Task details: Look for "The following rentals" in the entries below. Write out that line and all later lines exactly, ending with the final one.

Extracted material:
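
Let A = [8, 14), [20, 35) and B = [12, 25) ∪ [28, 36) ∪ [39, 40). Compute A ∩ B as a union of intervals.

[8, 14) ∩ B → [12, 14).
[20, 35) ∩ B → [20, 25), [28, 35).

[12, 14) ∪ [20, 25) ∪ [28, 35)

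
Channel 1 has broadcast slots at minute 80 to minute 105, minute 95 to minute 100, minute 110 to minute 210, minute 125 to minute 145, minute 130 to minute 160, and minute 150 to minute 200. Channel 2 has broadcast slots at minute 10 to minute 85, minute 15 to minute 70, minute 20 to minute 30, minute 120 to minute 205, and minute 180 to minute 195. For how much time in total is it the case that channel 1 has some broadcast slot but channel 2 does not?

Merge the first list: minute 80 to minute 105, minute 110 to minute 210.
Merge the second list: minute 10 to minute 85, minute 120 to minute 205.
A \ B = minute 85 to minute 105, minute 110 to minute 120, minute 205 to minute 210.
Total: 20 minutes + 10 minutes + 5 minutes = 35 minutes.

35 minutes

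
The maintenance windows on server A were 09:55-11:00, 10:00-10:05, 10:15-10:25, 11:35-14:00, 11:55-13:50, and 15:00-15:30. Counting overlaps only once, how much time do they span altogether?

Merged: 09:55-11:00, 11:35-14:00, 15:00-15:30.
Lengths: 1 h 5 min + 2 h 25 min + 30 min = 4 h.

4 h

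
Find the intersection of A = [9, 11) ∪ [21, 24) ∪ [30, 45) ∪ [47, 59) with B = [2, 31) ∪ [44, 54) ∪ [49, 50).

Second set merges to [2, 31), [44, 54).
[9, 11) ∩ B → [9, 11).
[21, 24) ∩ B → [21, 24).
[30, 45) ∩ B → [30, 31), [44, 45).
[47, 59) ∩ B → [47, 54).

[9, 11) ∪ [21, 24) ∪ [30, 31) ∪ [44, 45) ∪ [47, 54)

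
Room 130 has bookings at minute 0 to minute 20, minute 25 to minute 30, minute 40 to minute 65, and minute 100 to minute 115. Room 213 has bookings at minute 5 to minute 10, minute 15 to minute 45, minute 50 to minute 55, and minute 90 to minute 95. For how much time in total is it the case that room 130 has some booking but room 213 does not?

40 minutes

A \ B = minute 0 to minute 5, minute 10 to minute 15, minute 45 to minute 50, minute 55 to minute 65, minute 100 to minute 115.
Total: 5 minutes + 5 minutes + 5 minutes + 10 minutes + 15 minutes = 40 minutes.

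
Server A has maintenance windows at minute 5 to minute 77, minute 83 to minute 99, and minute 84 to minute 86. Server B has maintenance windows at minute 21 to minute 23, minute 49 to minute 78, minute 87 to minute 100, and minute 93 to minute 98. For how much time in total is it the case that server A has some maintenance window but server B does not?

46 minutes

Merge the first list: minute 5 to minute 77, minute 83 to minute 99.
Merge the second list: minute 21 to minute 23, minute 49 to minute 78, minute 87 to minute 100.
A \ B = minute 5 to minute 21, minute 23 to minute 49, minute 83 to minute 87.
Total: 16 minutes + 26 minutes + 4 minutes = 46 minutes.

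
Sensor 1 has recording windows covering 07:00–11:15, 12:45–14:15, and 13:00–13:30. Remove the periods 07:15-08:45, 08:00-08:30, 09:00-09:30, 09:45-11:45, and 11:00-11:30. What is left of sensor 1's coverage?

A, merged: 07:00–11:15, 12:45–14:15.
B, merged: 07:15–08:45, 09:00–09:30, 09:45–11:45.
07:00–11:15 \ B = 07:00–07:15, 08:45–09:00, 09:30–09:45.
12:45–14:15: nothing removed.

07:00–07:15, 08:45–09:00, 09:30–09:45, 12:45–14:15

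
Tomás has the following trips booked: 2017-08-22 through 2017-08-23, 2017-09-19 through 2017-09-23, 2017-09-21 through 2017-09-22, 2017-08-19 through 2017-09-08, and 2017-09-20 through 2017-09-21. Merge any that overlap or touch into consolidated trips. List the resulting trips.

Sort by start: 2017-08-19 through 2017-09-08, 2017-08-22 through 2017-08-23, 2017-09-19 through 2017-09-23, 2017-09-20 through 2017-09-21, 2017-09-21 through 2017-09-22.
2017-08-22 through 2017-08-23 overlaps/touches 2017-08-19 through 2017-09-08 → extend to 2017-08-19 through 2017-09-08.
2017-09-19 through 2017-09-23 is disjoint → start new block.
2017-09-20 through 2017-09-21 overlaps/touches 2017-09-19 through 2017-09-23 → extend to 2017-09-19 through 2017-09-23.
2017-09-21 through 2017-09-22 overlaps/touches 2017-09-19 through 2017-09-23 → extend to 2017-09-19 through 2017-09-23.

2017-08-19 through 2017-09-08, 2017-09-19 through 2017-09-23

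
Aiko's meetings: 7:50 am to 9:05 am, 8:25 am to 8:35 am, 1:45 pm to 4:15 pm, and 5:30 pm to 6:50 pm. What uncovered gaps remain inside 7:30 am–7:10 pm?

7:30 am-7:50 am, 9:05 am-1:45 pm, 4:15 pm-5:30 pm, 6:50 pm-7:10 pm

Covered (merged): 7:50 am-9:05 am, 1:45 pm-4:15 pm, 5:30 pm-6:50 pm.
Complement within 7:30 am-7:10 pm: 7:30 am-7:50 am, 9:05 am-1:45 pm, 4:15 pm-5:30 pm, 6:50 pm-7:10 pm.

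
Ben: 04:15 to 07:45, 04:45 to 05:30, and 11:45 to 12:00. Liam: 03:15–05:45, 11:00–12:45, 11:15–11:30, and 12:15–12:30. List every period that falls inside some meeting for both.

First set merges to 04:15–07:45, 11:45–12:00.
Second set merges to 03:15–05:45, 11:00–12:45.
04:15–07:45 meets the second set on 04:15–05:45.
11:45–12:00 meets the second set on 11:45–12:00.

04:15–05:45, 11:45–12:00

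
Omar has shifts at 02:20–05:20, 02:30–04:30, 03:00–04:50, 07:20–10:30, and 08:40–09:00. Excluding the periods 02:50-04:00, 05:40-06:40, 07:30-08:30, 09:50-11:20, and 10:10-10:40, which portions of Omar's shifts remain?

02:20–02:50, 04:00–05:20, 07:20–07:30, 08:30–09:50

A, merged: 02:20–05:20, 07:20–10:30.
B, merged: 02:50–04:00, 05:40–06:40, 07:30–08:30, 09:50–11:20.
02:20–05:20 with B removed leaves 02:20–02:50, 04:00–05:20.
07:20–10:30 with B removed leaves 07:20–07:30, 08:30–09:50.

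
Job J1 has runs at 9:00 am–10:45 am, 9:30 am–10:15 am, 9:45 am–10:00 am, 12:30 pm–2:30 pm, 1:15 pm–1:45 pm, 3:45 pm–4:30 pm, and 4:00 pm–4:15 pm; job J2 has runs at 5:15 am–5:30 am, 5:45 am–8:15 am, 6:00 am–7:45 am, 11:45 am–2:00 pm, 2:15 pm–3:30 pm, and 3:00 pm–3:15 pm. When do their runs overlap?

Merge the first list: 9:00 am-10:45 am, 12:30 pm-2:30 pm, 3:45 pm-4:30 pm.
Merge the second list: 5:15 am-5:30 am, 5:45 am-8:15 am, 11:45 am-2:00 pm, 2:15 pm-3:30 pm.
9:00 am-10:45 am meets no B interval.
12:30 pm-2:30 pm ∩ B → 12:30 pm-2:00 pm, 2:15 pm-2:30 pm.
3:45 pm-4:30 pm meets no B interval.

12:30 pm-2:00 pm, 2:15 pm-2:30 pm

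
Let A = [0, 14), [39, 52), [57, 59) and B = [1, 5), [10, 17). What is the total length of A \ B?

A \ B = [0, 1), [5, 10), [39, 52), [57, 59).
Total: 1 + 5 + 13 + 2 = 21.

21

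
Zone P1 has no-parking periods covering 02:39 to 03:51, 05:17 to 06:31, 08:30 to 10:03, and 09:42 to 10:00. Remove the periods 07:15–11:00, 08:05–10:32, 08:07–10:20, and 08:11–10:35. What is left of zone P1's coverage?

A, merged: 02:39-03:51, 05:17-06:31, 08:30-10:03.
B, merged: 07:15-11:00.
02:39-03:51: no B overlap → unchanged.
05:17-06:31: no B overlap → unchanged.
08:30-10:03: fully covered by B → removed.

02:39-03:51, 05:17-06:31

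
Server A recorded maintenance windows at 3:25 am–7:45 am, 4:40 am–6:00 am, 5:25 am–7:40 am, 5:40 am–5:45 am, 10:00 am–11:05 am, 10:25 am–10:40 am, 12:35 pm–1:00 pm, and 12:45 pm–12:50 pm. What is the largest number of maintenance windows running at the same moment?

4

Walk the sorted start/end points keeping a running depth.
The depth first hits 4 at 5:40 am.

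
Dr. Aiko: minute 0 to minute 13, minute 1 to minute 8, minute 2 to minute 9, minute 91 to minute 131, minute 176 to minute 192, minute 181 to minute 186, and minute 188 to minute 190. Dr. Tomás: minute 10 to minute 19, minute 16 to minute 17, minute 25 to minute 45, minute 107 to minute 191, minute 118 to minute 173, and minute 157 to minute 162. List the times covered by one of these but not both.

minute 0 to minute 10, minute 13 to minute 19, minute 25 to minute 45, minute 91 to minute 107, minute 131 to minute 176, minute 191 to minute 192

A, merged: minute 0 to minute 13, minute 91 to minute 131, minute 176 to minute 192.
B, merged: minute 10 to minute 19, minute 25 to minute 45, minute 107 to minute 191.
Only in the first: minute 0 to minute 10, minute 91 to minute 107, minute 191 to minute 192.
Only in the second: minute 13 to minute 19, minute 25 to minute 45, minute 131 to minute 176.
Together these are the periods covered by exactly one.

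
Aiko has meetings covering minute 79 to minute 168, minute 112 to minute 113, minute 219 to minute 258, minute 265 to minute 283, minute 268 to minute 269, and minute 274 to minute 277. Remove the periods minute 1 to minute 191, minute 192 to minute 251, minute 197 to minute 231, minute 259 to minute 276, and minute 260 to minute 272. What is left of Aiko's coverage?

minute 251 to minute 258, minute 276 to minute 283

A, merged: minute 79 to minute 168, minute 219 to minute 258, minute 265 to minute 283.
B, merged: minute 1 to minute 191, minute 192 to minute 251, minute 259 to minute 276.
minute 79 to minute 168 lies entirely inside B → drops out.
minute 219 to minute 258 with B removed leaves minute 251 to minute 258.
minute 265 to minute 283 with B removed leaves minute 276 to minute 283.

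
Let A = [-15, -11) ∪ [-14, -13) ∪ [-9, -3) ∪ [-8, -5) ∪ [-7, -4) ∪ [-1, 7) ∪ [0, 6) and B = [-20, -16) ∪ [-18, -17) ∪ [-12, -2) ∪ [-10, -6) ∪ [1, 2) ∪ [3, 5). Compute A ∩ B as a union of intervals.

Merge the first list: [-15, -11), [-9, -3), [-1, 7).
Merge the second list: [-20, -16), [-12, -2), [1, 2), [3, 5).
[-15, -11) ∩ B → [-12, -11).
[-9, -3) ∩ B → [-9, -3).
[-1, 7) ∩ B → [1, 2), [3, 5).

[-12, -11) ∪ [-9, -3) ∪ [1, 2) ∪ [3, 5)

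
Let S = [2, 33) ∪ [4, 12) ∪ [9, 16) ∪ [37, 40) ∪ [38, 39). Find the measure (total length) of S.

Merged: [2, 33), [37, 40).
Lengths: 31 + 3 = 34.

34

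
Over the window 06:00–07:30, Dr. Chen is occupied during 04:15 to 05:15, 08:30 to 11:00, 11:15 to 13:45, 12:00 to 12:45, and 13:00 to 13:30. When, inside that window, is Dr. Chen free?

06:00–07:30

Covered (merged): 04:15–05:15, 08:30–11:00, 11:15–13:45.
Complement within 06:00–07:30: 06:00–07:30.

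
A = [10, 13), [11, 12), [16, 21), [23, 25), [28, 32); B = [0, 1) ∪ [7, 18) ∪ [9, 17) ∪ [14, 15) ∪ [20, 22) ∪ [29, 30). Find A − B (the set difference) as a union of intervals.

[18, 20) ∪ [23, 25) ∪ [28, 29) ∪ [30, 32)

Merge the first list: [10, 13), [16, 21), [23, 25), [28, 32).
Merge the second list: [0, 1), [7, 18), [20, 22), [29, 30).
[10, 13): entirely removed.
[16, 21) \ B = [18, 20).
[23, 25): nothing removed.
[28, 32) \ B = [28, 29), [30, 32).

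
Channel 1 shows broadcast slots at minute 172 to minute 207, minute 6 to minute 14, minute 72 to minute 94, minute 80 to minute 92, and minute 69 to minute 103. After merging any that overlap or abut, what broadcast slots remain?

minute 6 to minute 14, minute 69 to minute 103, minute 172 to minute 207

Sort by start: minute 6 to minute 14, minute 69 to minute 103, minute 72 to minute 94, minute 80 to minute 92, minute 172 to minute 207.
minute 69 to minute 103 is disjoint → start new block.
minute 72 to minute 94 overlaps/touches minute 69 to minute 103 → extend to minute 69 to minute 103.
minute 80 to minute 92 overlaps/touches minute 69 to minute 103 → extend to minute 69 to minute 103.
minute 172 to minute 207 is disjoint → start new block.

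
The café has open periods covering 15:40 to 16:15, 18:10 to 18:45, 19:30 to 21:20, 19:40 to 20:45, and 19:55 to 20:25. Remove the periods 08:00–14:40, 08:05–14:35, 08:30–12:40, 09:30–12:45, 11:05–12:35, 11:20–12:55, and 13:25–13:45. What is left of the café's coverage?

15:40–16:15, 18:10–18:45, 19:30–21:20

A, merged: 15:40–16:15, 18:10–18:45, 19:30–21:20.
B, merged: 08:00–14:40.
15:40–16:15: nothing removed.
18:10–18:45: nothing removed.
19:30–21:20: nothing removed.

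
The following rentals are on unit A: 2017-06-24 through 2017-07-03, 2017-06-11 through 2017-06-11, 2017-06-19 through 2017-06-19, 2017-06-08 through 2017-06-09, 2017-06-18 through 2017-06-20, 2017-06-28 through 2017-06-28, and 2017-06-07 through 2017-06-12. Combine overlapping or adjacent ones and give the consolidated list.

2017-06-07 through 2017-06-12, 2017-06-18 through 2017-06-20, 2017-06-24 through 2017-07-03

Sort by start: 2017-06-07 through 2017-06-12, 2017-06-08 through 2017-06-09, 2017-06-11 through 2017-06-11, 2017-06-18 through 2017-06-20, 2017-06-19 through 2017-06-19, 2017-06-24 through 2017-07-03, 2017-06-28 through 2017-06-28.
2017-06-08 through 2017-06-09 overlaps/touches 2017-06-07 through 2017-06-12 → extend to 2017-06-07 through 2017-06-12.
2017-06-11 through 2017-06-11 overlaps/touches 2017-06-07 through 2017-06-12 → extend to 2017-06-07 through 2017-06-12.
2017-06-18 through 2017-06-20 is disjoint → start new block.
2017-06-19 through 2017-06-19 overlaps/touches 2017-06-18 through 2017-06-20 → extend to 2017-06-18 through 2017-06-20.
2017-06-24 through 2017-07-03 is disjoint → start new block.
2017-06-28 through 2017-06-28 overlaps/touches 2017-06-24 through 2017-07-03 → extend to 2017-06-24 through 2017-07-03.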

Finished exercise:
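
The following rentals are on unit A: 2017-06-24 through 2017-07-03, 2017-06-11 through 2017-06-11, 2017-06-19 through 2017-06-19, 2017-06-08 through 2017-06-09, 2017-06-18 through 2017-06-20, 2017-06-28 through 2017-06-28, and 2017-06-07 through 2017-06-12. Combine overlapping or adjacent ones and give the consolidated list.

2017-06-07 through 2017-06-12, 2017-06-18 through 2017-06-20, 2017-06-24 through 2017-07-03

Sort by start: 2017-06-07 through 2017-06-12, 2017-06-08 through 2017-06-09, 2017-06-11 through 2017-06-11, 2017-06-18 through 2017-06-20, 2017-06-19 through 2017-06-19, 2017-06-24 through 2017-07-03, 2017-06-28 through 2017-06-28.
2017-06-08 through 2017-06-09 overlaps/touches 2017-06-07 through 2017-06-12 → extend to 2017-06-07 through 2017-06-12.
2017-06-11 through 2017-06-11 overlaps/touches 2017-06-07 through 2017-06-12 → extend to 2017-06-07 through 2017-06-12.
2017-06-18 through 2017-06-20 is disjoint → start new block.
2017-06-19 through 2017-06-19 overlaps/touches 2017-06-18 through 2017-06-20 → extend to 2017-06-18 through 2017-06-20.
2017-06-24 through 2017-07-03 is disjoint → start new block.
2017-06-28 through 2017-06-28 overlaps/touches 2017-06-24 through 2017-07-03 → extend to 2017-06-24 through 2017-07-03.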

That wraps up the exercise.